Dataset content START

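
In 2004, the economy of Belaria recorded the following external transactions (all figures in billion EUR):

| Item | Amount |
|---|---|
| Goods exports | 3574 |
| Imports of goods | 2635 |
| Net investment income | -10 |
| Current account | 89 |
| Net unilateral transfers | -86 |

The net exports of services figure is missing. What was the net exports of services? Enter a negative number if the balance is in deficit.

-754

Current account = goods balance + services balance + net primary income + net secondary income
Sum of the known components = 843
Net exports of services = CA - (known components) = 89 - 843 = -754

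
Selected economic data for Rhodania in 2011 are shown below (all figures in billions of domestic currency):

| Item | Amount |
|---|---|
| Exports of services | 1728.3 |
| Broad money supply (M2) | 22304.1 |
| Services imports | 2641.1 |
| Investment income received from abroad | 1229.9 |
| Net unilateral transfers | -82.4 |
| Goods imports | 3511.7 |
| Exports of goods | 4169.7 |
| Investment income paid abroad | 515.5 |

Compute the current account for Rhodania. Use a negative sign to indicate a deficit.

Goods balance = 4169.7 - 3511.7 = 658.0
Services balance = 1728.3 - 2641.1 = -912.8
Trade balance (goods + services) = 658.0 + (-912.8) = -254.8
Net primary income = 1229.9 - 515.5 = 714.4
Net secondary income = -82.4
Current account = -254.8 + 714.4 + (-82.4) = 377.2

377.2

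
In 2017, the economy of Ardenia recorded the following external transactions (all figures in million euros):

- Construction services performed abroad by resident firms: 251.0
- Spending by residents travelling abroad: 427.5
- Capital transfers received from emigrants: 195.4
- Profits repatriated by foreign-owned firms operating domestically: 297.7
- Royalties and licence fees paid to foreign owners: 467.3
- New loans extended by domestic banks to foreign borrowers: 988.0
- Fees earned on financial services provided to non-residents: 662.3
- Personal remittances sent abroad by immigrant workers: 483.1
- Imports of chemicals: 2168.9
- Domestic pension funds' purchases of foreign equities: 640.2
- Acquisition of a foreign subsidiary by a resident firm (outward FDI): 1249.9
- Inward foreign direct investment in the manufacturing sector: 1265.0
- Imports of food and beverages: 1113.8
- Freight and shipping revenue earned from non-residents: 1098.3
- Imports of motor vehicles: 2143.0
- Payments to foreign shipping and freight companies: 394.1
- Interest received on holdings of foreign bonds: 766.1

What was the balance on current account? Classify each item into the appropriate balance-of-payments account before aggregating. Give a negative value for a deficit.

-4717.7

Goods: -2168.9 - 1113.8 - 2143.0 = -5425.7
Services: 662.3 + 1098.3 - 394.1 - 427.5 - 467.3 + 251.0 = 722.7
Primary income: 766.1 - 297.7 = 468.4
Secondary income: -483.1
Current account = (-5425.7) + 722.7 + 468.4 + (-483.1) = -4717.7
(Excluded from the current account — capital account: capital transfers received from emigrants 195.4; financial account: new loans extended by domestic banks to foreign borrowers 988.0, domestic pension funds' purchases of foreign equities 640.2, acquisition of a foreign subsidiary by a resident firm (outward FDI) 1249.9, inward foreign direct investment in the manufacturing sector 1265.0.)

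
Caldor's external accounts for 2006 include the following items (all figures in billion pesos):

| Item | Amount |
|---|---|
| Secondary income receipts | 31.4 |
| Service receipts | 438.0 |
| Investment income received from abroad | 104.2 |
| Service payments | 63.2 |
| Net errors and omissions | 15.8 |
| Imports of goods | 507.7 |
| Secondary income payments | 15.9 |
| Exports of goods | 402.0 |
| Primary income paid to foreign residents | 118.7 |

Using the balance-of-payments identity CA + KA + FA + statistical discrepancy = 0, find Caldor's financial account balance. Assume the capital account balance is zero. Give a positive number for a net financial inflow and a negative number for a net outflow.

Goods balance = 402.0 - 507.7 = -105.7
Services balance = 438.0 - 63.2 = 374.8
Trade balance (goods + services) = -105.7 + 374.8 = 269.1
Net primary income = 104.2 - 118.7 = -14.5
Net secondary income = 31.4 - 15.9 = 15.5
Current account = 269.1 + (-14.5) + 15.5 = 270.1
Financial account = -(270.1 + 15.8) = -285.9

-285.9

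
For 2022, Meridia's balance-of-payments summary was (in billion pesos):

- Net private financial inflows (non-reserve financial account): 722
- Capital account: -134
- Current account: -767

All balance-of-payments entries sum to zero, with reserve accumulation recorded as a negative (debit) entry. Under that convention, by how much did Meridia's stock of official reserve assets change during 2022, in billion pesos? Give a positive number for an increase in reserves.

-179

Official reserve transactions balance = -((-767) + (-134) + 722) = 179
An accumulation of reserves is recorded as a debit (negative entry), so the change in the stock of reserves is the negative of that balance.
Change in official reserves = -(179) = -179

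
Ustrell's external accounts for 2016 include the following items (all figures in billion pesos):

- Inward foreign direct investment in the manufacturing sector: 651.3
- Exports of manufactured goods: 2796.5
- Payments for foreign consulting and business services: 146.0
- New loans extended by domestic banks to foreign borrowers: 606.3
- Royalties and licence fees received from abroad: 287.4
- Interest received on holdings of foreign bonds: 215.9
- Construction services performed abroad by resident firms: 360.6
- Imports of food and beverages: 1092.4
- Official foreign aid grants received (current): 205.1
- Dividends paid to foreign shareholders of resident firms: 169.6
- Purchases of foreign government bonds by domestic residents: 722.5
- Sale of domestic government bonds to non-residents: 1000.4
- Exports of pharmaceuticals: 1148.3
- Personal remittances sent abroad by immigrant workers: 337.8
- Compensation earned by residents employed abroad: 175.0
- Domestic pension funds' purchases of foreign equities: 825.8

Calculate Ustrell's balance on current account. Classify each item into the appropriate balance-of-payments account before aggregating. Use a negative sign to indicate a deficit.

Goods: 1148.3 + 2796.5 - 1092.4 = 2852.4
Services: -146.0 + 287.4 + 360.6 = 502.0
Primary income: -169.6 + 175.0 + 215.9 = 221.3
Secondary income: 205.1 - 337.8 = -132.7
Current account = 2852.4 + 502.0 + 221.3 + (-132.7) = 3443.0
(Excluded from the current account — financial account: inward foreign direct investment in the manufacturing sector 651.3, new loans extended by domestic banks to foreign borrowers 606.3, purchases of foreign government bonds by domestic residents 722.5, sale of domestic government bonds to non-residents 1000.4, domestic pension funds' purchases of foreign equities 825.8.)

3443.0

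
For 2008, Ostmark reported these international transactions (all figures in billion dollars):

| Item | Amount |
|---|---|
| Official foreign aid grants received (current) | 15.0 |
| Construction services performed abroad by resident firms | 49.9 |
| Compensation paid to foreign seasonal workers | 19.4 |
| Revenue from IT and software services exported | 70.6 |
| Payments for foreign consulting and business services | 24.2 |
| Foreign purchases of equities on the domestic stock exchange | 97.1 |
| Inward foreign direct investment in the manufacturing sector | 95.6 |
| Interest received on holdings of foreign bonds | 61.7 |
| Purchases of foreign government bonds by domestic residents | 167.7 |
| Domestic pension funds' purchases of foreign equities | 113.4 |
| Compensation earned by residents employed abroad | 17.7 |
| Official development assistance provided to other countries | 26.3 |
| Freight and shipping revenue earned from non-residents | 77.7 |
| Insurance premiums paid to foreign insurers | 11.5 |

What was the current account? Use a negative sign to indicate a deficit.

211.2

Services: -24.2 - 11.5 + 70.6 + 77.7 + 49.9 = 162.5
Primary income: 61.7 - 19.4 + 17.7 = 60.0
Secondary income: -26.3 + 15.0 = -11.3
Current account = 162.5 + 60.0 + (-11.3) = 211.2
(Excluded from the current account — financial account: foreign purchases of equities on the domestic stock exchange 97.1, inward foreign direct investment in the manufacturing sector 95.6, purchases of foreign government bonds by domestic residents 167.7, domestic pension funds' purchases of foreign equities 113.4.)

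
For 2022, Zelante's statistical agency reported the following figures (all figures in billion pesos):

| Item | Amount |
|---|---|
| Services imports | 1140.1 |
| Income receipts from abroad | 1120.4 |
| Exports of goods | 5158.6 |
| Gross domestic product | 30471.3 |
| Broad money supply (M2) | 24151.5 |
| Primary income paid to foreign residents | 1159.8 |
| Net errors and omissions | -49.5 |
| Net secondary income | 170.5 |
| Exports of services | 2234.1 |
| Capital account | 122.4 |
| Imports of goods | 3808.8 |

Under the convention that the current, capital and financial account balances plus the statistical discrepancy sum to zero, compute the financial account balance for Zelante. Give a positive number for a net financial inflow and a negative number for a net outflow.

Goods balance = 5158.6 - 3808.8 = 1349.8
Services balance = 2234.1 - 1140.1 = 1094.0
Trade balance (goods + services) = 1349.8 + 1094.0 = 2443.8
Net primary income = 1120.4 - 1159.8 = -39.4
Net secondary income = 170.5
Current account = 2443.8 + (-39.4) + 170.5 = 2574.9
Financial account = -(2574.9 + 122.4 + (-49.5)) = -2647.8

-2647.8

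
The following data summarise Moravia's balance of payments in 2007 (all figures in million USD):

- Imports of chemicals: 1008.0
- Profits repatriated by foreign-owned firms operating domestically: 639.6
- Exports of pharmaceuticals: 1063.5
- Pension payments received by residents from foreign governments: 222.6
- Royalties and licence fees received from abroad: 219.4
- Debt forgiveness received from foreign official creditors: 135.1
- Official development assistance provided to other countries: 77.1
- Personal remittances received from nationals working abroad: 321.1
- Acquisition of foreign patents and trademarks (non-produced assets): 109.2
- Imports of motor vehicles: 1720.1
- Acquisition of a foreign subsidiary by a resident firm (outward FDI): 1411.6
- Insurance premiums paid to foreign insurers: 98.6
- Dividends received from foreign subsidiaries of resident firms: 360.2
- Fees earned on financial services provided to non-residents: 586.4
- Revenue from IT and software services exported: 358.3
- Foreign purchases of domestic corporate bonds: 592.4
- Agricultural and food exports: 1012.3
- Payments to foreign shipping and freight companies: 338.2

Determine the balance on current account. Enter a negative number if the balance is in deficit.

262.2

Goods: -1008.0 + 1063.5 - 1720.1 + 1012.3 = -652.3
Services: 219.4 + 586.4 - 98.6 + 358.3 - 338.2 = 727.3
Primary income: 360.2 - 639.6 = -279.4
Secondary income: 321.1 - 77.1 + 222.6 = 466.6
Current account = (-652.3) + 727.3 + (-279.4) + 466.6 = 262.2
(Excluded from the current account — capital account: debt forgiveness received from foreign official creditors 135.1, acquisition of foreign patents and trademarks (non-produced assets) 109.2; financial account: acquisition of a foreign subsidiary by a resident firm (outward FDI) 1411.6, foreign purchases of domestic corporate bonds 592.4.)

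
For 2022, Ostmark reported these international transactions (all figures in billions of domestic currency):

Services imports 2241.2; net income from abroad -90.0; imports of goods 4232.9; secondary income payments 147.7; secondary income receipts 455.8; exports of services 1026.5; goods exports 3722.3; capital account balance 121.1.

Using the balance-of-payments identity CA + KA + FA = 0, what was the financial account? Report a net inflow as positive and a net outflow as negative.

1386.1

Goods balance = 3722.3 - 4232.9 = -510.6
Services balance = 1026.5 - 2241.2 = -1214.7
Trade balance (goods + services) = -510.6 + (-1214.7) = -1725.3
Net primary income = -90.0
Net secondary income = 455.8 - 147.7 = 308.1
Current account = -1725.3 + (-90.0) + 308.1 = -1507.2
Financial account = -(-1507.2 + 121.1) = 1386.1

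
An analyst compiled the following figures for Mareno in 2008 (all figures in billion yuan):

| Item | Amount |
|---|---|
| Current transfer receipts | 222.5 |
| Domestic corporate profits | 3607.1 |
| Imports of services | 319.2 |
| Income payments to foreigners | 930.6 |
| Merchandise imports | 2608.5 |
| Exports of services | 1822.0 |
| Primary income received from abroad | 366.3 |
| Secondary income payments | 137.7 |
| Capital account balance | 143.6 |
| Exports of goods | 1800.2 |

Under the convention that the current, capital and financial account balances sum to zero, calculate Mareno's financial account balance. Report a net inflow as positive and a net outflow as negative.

-358.6

Goods balance = 1800.2 - 2608.5 = -808.3
Services balance = 1822.0 - 319.2 = 1502.8
Trade balance (goods + services) = -808.3 + 1502.8 = 694.5
Net primary income = 366.3 - 930.6 = -564.3
Net secondary income = 222.5 - 137.7 = 84.8
Current account = 694.5 + (-564.3) + 84.8 = 215.0
Financial account = -(215.0 + 143.6) = -358.6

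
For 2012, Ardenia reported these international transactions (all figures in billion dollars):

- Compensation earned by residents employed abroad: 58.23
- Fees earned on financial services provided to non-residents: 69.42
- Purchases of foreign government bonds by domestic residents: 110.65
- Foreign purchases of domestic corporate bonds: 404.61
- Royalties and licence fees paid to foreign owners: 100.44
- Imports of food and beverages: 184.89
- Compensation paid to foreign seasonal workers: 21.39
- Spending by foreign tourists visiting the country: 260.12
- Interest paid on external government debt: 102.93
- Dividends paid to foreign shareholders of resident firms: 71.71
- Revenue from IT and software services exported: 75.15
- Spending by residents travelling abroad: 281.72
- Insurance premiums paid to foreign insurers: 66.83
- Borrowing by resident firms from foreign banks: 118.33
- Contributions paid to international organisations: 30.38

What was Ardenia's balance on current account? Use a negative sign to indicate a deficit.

-397.37

Goods: -184.89
Services: 260.12 - 66.83 - 100.44 + 75.15 - 281.72 + 69.42 = -44.30
Primary income: -71.71 + 58.23 - 102.93 - 21.39 = -137.80
Secondary income: -30.38
Current account = (-184.89) + (-44.30) + (-137.80) + (-30.38) = -397.37
(Excluded from the current account — financial account: purchases of foreign government bonds by domestic residents 110.65, foreign purchases of domestic corporate bonds 404.61, borrowing by resident firms from foreign banks 118.33.)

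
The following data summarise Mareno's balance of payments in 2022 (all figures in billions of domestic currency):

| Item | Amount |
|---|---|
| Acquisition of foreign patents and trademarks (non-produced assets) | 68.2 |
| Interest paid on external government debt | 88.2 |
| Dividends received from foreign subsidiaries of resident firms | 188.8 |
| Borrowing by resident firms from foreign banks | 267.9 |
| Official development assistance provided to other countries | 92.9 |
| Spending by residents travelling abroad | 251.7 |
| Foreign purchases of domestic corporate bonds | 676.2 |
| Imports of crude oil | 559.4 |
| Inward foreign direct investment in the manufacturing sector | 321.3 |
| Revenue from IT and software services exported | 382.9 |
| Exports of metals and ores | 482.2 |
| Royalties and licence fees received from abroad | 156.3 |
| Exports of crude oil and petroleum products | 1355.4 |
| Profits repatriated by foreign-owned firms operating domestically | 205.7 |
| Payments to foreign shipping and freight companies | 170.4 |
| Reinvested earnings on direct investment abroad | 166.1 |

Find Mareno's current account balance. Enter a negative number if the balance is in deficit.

1363.4

Goods: 1355.4 - 559.4 + 482.2 = 1278.2
Services: -251.7 - 170.4 + 382.9 + 156.3 = 117.1
Primary income: -88.2 + 188.8 - 205.7 + 166.1 = 61.0
Secondary income: -92.9
Current account = 1278.2 + 117.1 + 61.0 + (-92.9) = 1363.4
(Excluded from the current account — capital account: acquisition of foreign patents and trademarks (non-produced assets) 68.2; financial account: borrowing by resident firms from foreign banks 267.9, foreign purchases of domestic corporate bonds 676.2, inward foreign direct investment in the manufacturing sector 321.3.)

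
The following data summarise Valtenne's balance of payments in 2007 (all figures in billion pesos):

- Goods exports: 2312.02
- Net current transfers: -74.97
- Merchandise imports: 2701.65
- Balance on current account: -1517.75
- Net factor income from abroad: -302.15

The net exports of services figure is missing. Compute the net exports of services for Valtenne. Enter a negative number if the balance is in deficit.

-751.00

Current account = goods balance + services balance + net primary income + net secondary income
Sum of the known components = -766.75
Net exports of services = CA - (known components) = -1517.75 - (-766.75) = -751.00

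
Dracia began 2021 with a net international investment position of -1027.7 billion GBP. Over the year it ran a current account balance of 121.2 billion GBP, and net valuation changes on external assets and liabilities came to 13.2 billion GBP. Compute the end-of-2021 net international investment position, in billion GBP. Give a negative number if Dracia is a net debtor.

-893.3

Change in NIIP = current account + net valuation change = 121.2 + 13.2 = 134.4
End-of-year NIIP = -1027.7 + 134.4 = -893.3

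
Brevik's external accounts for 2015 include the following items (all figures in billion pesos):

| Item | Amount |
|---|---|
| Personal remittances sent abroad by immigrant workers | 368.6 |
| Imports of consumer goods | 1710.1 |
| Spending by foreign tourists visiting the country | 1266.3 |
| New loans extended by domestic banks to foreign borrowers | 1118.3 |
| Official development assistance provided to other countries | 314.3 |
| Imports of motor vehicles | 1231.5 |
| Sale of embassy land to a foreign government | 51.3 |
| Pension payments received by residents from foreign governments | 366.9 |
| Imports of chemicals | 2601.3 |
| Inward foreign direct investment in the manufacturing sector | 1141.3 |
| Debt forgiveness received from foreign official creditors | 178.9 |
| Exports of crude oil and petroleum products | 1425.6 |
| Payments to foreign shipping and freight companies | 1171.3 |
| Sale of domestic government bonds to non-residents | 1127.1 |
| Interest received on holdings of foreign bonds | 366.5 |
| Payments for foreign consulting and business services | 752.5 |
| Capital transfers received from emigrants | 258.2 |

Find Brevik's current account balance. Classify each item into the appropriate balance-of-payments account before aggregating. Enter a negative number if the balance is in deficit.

Goods: -1231.5 + 1425.6 - 1710.1 - 2601.3 = -4117.3
Services: -752.5 + 1266.3 - 1171.3 = -657.5
Primary income: 366.5
Secondary income: -368.6 + 366.9 - 314.3 = -316.0
Current account = (-4117.3) + (-657.5) + 366.5 + (-316.0) = -4724.3
(Excluded from the current account — financial account: new loans extended by domestic banks to foreign borrowers 1118.3, inward foreign direct investment in the manufacturing sector 1141.3, sale of domestic government bonds to non-residents 1127.1; capital account: sale of embassy land to a foreign government 51.3, debt forgiveness received from foreign official creditors 178.9, capital transfers received from emigrants 258.2.)

-4724.3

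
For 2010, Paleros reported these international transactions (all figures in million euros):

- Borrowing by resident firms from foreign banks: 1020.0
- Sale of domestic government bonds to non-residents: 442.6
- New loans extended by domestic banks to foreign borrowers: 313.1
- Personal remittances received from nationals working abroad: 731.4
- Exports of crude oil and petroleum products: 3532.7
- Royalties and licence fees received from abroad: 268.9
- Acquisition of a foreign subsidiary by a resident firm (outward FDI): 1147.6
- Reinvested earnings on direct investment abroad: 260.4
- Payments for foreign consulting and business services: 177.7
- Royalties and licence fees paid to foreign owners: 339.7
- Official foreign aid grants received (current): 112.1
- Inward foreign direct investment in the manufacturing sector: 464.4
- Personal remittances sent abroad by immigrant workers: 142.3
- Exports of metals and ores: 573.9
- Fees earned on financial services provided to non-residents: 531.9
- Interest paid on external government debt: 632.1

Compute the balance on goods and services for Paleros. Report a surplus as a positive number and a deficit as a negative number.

Goods: 3532.7 + 573.9 = 4106.6
Services: -177.7 + 268.9 - 339.7 + 531.9 = 283.4
Trade balance = 4106.6 + 283.4 = 4390.0
(Excluded from the trade balance — financial account: borrowing by resident firms from foreign banks 1020.0, sale of domestic government bonds to non-residents 442.6, new loans extended by domestic banks to foreign borrowers 313.1, acquisition of a foreign subsidiary by a resident firm (outward FDI) 1147.6, inward foreign direct investment in the manufacturing sector 464.4; secondary income: personal remittances received from nationals working abroad 731.4, official foreign aid grants received (current) 112.1, personal remittances sent abroad by immigrant workers 142.3; primary income: reinvested earnings on direct investment abroad 260.4, interest paid on external government debt 632.1.)

4390.0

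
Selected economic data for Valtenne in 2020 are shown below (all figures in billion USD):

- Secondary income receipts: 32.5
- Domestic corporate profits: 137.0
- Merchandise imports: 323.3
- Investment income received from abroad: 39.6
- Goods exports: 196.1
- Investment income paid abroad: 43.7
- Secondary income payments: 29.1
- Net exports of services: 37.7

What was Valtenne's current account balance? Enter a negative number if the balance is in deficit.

-90.2

Goods balance = 196.1 - 323.3 = -127.2
Services balance = 37.7
Trade balance (goods + services) = -127.2 + 37.7 = -89.5
Net primary income = 39.6 - 43.7 = -4.1
Net secondary income = 32.5 - 29.1 = 3.4
Current account = -89.5 + (-4.1) + 3.4 = -90.2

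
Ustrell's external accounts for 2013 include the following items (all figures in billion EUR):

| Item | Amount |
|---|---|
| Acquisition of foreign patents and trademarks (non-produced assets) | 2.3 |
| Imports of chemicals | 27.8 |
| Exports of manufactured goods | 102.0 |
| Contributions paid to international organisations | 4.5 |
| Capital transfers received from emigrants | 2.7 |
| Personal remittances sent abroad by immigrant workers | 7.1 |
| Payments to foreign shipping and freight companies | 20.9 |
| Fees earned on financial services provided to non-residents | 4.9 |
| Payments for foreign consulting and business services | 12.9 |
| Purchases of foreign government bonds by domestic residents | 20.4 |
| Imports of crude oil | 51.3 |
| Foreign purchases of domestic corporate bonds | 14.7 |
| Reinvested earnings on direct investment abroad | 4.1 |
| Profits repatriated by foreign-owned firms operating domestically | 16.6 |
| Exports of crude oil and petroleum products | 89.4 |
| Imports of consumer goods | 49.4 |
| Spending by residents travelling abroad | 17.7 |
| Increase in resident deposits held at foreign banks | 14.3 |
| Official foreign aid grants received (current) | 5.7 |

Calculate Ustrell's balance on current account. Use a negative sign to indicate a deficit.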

Dataset content END

▶ _What you are asked to do_:
Output, from the data above, the lines from the line with "goods | 507.7 |" to the line with "- Current account: -767" exactly as they stand, both ends included and nothing else.

▶ _The answer_:
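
| Imports of goods | 507.7 |
| Secondary income payments | 15.9 |
| Exports of goods | 402.0 |
| Primary income paid to foreign residents | 118.7 |

Using the balance-of-payments identity CA + KA + FA + statistical discrepancy = 0, find Caldor's financial account balance. Assume the capital account balance is zero. Give a positive number for a net financial inflow and a negative number for a net outflow.

Goods balance = 402.0 - 507.7 = -105.7
Services balance = 438.0 - 63.2 = 374.8
Trade balance (goods + services) = -105.7 + 374.8 = 269.1
Net primary income = 104.2 - 118.7 = -14.5
Net secondary income = 31.4 - 15.9 = 15.5
Current account = 269.1 + (-14.5) + 15.5 = 270.1
Financial account = -(270.1 + 15.8) = -285.9

-285.9

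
For 2022, Meridia's balance-of-payments summary was (in billion pesos):

- Net private financial inflows (non-reserve financial account): 722
- Capital account: -134
- Current account: -767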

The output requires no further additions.